_Exercise aim_.
Filter these entries down to the lines that hold the word "ready", and show each of them.

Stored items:
────────

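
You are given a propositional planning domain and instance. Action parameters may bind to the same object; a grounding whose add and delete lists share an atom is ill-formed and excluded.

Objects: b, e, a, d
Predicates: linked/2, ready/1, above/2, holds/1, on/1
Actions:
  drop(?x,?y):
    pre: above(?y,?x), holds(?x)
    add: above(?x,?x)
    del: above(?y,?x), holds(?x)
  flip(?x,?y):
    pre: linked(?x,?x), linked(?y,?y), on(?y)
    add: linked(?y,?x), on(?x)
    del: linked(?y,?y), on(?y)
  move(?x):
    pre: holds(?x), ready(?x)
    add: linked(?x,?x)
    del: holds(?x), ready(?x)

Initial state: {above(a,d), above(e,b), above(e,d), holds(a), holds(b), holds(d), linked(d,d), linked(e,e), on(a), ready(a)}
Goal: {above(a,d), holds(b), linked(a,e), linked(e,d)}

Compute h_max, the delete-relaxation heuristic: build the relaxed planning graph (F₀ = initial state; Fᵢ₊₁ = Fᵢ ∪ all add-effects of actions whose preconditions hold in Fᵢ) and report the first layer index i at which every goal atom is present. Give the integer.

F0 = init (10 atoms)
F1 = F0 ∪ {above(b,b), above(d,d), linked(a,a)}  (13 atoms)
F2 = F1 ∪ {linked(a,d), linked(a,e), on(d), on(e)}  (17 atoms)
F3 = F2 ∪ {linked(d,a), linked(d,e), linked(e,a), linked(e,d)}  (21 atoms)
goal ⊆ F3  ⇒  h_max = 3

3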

────────

_Problem solution_.
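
Predicates: linked/2, ready/1, above/2, holds/1, on/1
    pre: holds(?x), ready(?x)
    del: holds(?x), ready(?x)
Initial state: {above(a,d), above(e,b), above(e,d), holds(a), holds(b), holds(d), linked(d,d), linked(e,e), on(a), ready(a)}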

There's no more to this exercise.